BEGIN

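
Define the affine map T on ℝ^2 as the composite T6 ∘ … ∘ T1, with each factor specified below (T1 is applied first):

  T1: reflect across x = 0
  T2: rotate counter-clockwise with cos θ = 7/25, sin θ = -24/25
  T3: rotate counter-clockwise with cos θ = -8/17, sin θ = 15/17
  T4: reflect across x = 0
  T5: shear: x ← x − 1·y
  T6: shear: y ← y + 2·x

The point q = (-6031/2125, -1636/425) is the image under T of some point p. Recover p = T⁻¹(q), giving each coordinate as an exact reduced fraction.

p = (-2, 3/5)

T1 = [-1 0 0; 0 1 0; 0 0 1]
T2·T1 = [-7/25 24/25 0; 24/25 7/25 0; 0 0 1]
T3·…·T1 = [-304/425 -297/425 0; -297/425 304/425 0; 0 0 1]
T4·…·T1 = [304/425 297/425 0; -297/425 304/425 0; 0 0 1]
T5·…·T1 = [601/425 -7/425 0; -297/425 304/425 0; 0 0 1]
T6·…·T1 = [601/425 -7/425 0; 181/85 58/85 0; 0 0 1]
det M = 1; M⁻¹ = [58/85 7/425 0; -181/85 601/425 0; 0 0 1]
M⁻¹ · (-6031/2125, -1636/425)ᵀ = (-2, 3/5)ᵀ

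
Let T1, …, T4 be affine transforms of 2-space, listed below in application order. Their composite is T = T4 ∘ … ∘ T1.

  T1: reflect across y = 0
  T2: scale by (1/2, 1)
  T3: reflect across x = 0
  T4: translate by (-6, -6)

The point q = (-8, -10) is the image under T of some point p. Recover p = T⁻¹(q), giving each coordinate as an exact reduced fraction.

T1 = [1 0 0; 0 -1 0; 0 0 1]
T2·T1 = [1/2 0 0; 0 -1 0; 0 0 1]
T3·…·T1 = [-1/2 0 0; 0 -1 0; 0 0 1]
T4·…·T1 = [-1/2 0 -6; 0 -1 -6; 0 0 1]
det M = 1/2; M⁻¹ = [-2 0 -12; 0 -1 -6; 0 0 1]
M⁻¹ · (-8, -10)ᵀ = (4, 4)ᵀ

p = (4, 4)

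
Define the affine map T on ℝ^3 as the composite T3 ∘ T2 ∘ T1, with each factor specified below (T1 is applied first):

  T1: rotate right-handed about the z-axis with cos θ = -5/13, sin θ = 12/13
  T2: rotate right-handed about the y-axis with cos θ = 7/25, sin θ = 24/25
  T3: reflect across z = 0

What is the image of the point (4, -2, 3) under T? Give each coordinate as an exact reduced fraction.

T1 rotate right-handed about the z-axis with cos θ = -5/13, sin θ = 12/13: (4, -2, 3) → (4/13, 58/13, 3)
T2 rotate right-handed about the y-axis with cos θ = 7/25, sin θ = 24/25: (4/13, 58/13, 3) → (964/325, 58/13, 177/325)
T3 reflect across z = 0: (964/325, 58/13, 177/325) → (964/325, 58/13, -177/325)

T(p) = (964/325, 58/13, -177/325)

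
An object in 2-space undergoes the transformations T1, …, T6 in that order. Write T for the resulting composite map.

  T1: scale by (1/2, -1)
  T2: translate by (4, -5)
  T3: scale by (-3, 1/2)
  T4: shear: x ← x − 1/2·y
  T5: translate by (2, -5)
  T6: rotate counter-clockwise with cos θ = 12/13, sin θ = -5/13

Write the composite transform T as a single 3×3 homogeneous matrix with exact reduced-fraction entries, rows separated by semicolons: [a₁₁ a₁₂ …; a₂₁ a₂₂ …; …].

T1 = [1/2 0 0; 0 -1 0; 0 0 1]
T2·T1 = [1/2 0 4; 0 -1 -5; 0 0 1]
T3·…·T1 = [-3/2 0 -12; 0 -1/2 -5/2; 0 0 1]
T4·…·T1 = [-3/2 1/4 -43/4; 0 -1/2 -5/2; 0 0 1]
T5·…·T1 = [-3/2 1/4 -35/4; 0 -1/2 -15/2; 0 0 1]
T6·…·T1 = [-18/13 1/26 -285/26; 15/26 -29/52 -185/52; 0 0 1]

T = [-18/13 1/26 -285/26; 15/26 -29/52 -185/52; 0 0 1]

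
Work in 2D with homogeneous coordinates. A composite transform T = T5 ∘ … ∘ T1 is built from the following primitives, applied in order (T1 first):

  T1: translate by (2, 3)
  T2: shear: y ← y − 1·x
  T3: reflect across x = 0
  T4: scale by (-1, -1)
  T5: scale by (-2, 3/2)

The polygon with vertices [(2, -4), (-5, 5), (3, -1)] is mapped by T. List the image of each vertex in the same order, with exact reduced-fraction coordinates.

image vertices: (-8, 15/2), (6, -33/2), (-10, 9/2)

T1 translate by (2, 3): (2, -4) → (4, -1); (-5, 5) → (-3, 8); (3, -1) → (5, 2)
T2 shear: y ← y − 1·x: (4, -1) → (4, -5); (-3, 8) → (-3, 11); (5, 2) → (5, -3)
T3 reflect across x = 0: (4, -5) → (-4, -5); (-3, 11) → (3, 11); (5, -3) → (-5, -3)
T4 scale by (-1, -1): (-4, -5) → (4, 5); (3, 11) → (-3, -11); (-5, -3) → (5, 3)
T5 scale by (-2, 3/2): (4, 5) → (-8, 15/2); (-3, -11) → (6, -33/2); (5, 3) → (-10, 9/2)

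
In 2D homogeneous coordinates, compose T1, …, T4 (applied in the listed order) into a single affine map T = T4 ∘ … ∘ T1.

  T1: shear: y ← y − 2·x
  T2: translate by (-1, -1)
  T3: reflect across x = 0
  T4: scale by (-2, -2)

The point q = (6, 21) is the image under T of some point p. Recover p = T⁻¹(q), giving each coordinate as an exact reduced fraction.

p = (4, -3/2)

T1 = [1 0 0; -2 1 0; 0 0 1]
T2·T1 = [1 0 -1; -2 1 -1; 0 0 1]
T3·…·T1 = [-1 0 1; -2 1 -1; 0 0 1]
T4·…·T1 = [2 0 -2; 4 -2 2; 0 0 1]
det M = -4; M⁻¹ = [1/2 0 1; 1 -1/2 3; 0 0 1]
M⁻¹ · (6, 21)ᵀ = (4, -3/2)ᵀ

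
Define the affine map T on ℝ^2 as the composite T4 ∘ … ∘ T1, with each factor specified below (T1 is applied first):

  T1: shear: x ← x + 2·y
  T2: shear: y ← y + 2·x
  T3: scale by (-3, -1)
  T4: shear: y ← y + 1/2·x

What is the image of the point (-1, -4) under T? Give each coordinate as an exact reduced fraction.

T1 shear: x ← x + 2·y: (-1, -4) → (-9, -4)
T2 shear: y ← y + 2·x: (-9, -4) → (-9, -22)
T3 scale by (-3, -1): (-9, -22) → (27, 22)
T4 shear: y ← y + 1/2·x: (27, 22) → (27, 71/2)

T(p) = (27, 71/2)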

END

• _Your assignment_: Send back each record exactly as it stands.

• _Task output_:
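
Define the affine map T on ℝ^2 as the composite T6 ∘ … ∘ T1, with each factor specified below (T1 is applied first):

  T1: reflect across x = 0
  T2: rotate counter-clockwise with cos θ = 7/25, sin θ = -24/25
  T3: rotate counter-clockwise with cos θ = -8/17, sin θ = 15/17
  T4: reflect across x = 0
  T5: shear: x ← x − 1·y
  T6: shear: y ← y + 2·x

The point q = (-6031/2125, -1636/425) is the image under T of some point p. Recover p = T⁻¹(q), giving each coordinate as an exact reduced fraction.

p = (-2, 3/5)

T1 = [-1 0 0; 0 1 0; 0 0 1]
T2·T1 = [-7/25 24/25 0; 24/25 7/25 0; 0 0 1]
T3·…·T1 = [-304/425 -297/425 0; -297/425 304/425 0; 0 0 1]
T4·…·T1 = [304/425 297/425 0; -297/425 304/425 0; 0 0 1]
T5·…·T1 = [601/425 -7/425 0; -297/425 304/425 0; 0 0 1]
T6·…·T1 = [601/425 -7/425 0; 181/85 58/85 0; 0 0 1]
det M = 1; M⁻¹ = [58/85 7/425 0; -181/85 601/425 0; 0 0 1]
M⁻¹ · (-6031/2125, -1636/425)ᵀ = (-2, 3/5)ᵀ

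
Let T1, …, T4 be affine transforms of 2-space, listed below in application order. Their composite is T = T4 ∘ … ∘ T1.

  T1: reflect across y = 0
  T2: scale by (1/2, 1)
  T3: reflect across x = 0
  T4: translate by (-6, -6)

The point q = (-8, -10) is the image under T of some point p. Recover p = T⁻¹(q), giving each coordinate as an exact reduced fraction.

T1 = [1 0 0; 0 -1 0; 0 0 1]
T2·T1 = [1/2 0 0; 0 -1 0; 0 0 1]
T3·…·T1 = [-1/2 0 0; 0 -1 0; 0 0 1]
T4·…·T1 = [-1/2 0 -6; 0 -1 -6; 0 0 1]
det M = 1/2; M⁻¹ = [-2 0 -12; 0 -1 -6; 0 0 1]
M⁻¹ · (-8, -10)ᵀ = (4, 4)ᵀ

p = (4, 4)

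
Define the affine map T on ℝ^3 as the composite T3 ∘ T2 ∘ T1, with each factor specified below (T1 is applied first):

  T1: rotate right-handed about the z-axis with cos θ = -5/13, sin θ = 12/13
  T2: rotate right-handed about the y-axis with cos θ = 7/25, sin θ = 24/25
  T3: reflect across z = 0

What is the image of the point (4, -2, 3) under T? Give each coordinate as an exact reduced fraction.

T1 rotate right-handed about the z-axis with cos θ = -5/13, sin θ = 12/13: (4, -2, 3) → (4/13, 58/13, 3)
T2 rotate right-handed about the y-axis with cos θ = 7/25, sin θ = 24/25: (4/13, 58/13, 3) → (964/325, 58/13, 177/325)
T3 reflect across z = 0: (964/325, 58/13, 177/325) → (964/325, 58/13, -177/325)

T(p) = (964/325, 58/13, -177/325)

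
An object in 2-space undergoes the transformations T1, …, T6 in that order. Write T for the resulting composite map.

  T1: scale by (1/2, -1)
  T2: translate by (4, -5)
  T3: scale by (-3, 1/2)
  T4: shear: x ← x − 1/2·y
  T5: translate by (2, -5)
  T6: rotate counter-clockwise with cos θ = 12/13, sin θ = -5/13

Write the composite transform T as a single 3×3 homogeneous matrix with exact reduced-fraction entries, rows separated by semicolons: [a₁₁ a₁₂ …; a₂₁ a₂₂ …; …].

T1 = [1/2 0 0; 0 -1 0; 0 0 1]
T2·T1 = [1/2 0 4; 0 -1 -5; 0 0 1]
T3·…·T1 = [-3/2 0 -12; 0 -1/2 -5/2; 0 0 1]
T4·…·T1 = [-3/2 1/4 -43/4; 0 -1/2 -5/2; 0 0 1]
T5·…·T1 = [-3/2 1/4 -35/4; 0 -1/2 -15/2; 0 0 1]
T6·…·T1 = [-18/13 1/26 -285/26; 15/26 -29/52 -185/52; 0 0 1]

T = [-18/13 1/26 -285/26; 15/26 -29/52 -185/52; 0 0 1]

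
Work in 2D with homogeneous coordinates. A composite transform T = T5 ∘ … ∘ T1 is built from the following primitives, applied in order (T1 first):

  T1: translate by (2, 3)
  T2: shear: y ← y − 1·x
  T3: reflect across x = 0
  T4: scale by (-1, -1)
  T5: scale by (-2, 3/2)

The polygon with vertices [(2, -4), (-5, 5), (3, -1)] is mapped by T. List the image of each vertex in the same order, with exact reduced-fraction coordinates.

image vertices: (-8, 15/2), (6, -33/2), (-10, 9/2)

T1 translate by (2, 3): (2, -4) → (4, -1); (-5, 5) → (-3, 8); (3, -1) → (5, 2)
T2 shear: y ← y − 1·x: (4, -1) → (4, -5); (-3, 8) → (-3, 11); (5, 2) → (5, -3)
T3 reflect across x = 0: (4, -5) → (-4, -5); (-3, 11) → (3, 11); (5, -3) → (-5, -3)
T4 scale by (-1, -1): (-4, -5) → (4, 5); (3, 11) → (-3, -11); (-5, -3) → (5, 3)
T5 scale by (-2, 3/2): (4, 5) → (-8, 15/2); (-3, -11) → (6, -33/2); (5, 3) → (-10, 9/2)

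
In 2D homogeneous coordinates, compose T1, …, T4 (applied in the listed order) into a single affine map T = T4 ∘ … ∘ T1.

  T1: shear: y ← y − 2·x
  T2: translate by (-1, -1)
  T3: reflect across x = 0
  T4: scale by (-2, -2)

The point q = (6, 21) is the image under T of some point p. Recover p = T⁻¹(q), giving each coordinate as an exact reduced fraction.

p = (4, -3/2)

T1 = [1 0 0; -2 1 0; 0 0 1]
T2·T1 = [1 0 -1; -2 1 -1; 0 0 1]
T3·…·T1 = [-1 0 1; -2 1 -1; 0 0 1]
T4·…·T1 = [2 0 -2; 4 -2 2; 0 0 1]
det M = -4; M⁻¹ = [1/2 0 1; 1 -1/2 3; 0 0 1]
M⁻¹ · (6, 21)ᵀ = (4, -3/2)ᵀ

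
Define the affine map T on ℝ^2 as the composite T4 ∘ … ∘ T1, with each factor specified below (T1 is applied first):

  T1: shear: x ← x + 2·y
  T2: shear: y ← y + 2·x
  T3: scale by (-3, -1)
  T4: shear: y ← y + 1/2·x

What is the image of the point (-1, -4) under T? Give each coordinate as an exact reduced fraction.

T1 shear: x ← x + 2·y: (-1, -4) → (-9, -4)
T2 shear: y ← y + 2·x: (-9, -4) → (-9, -22)
T3 scale by (-3, -1): (-9, -22) → (27, 22)
T4 shear: y ← y + 1/2·x: (27, 22) → (27, 71/2)

T(p) = (27, 71/2)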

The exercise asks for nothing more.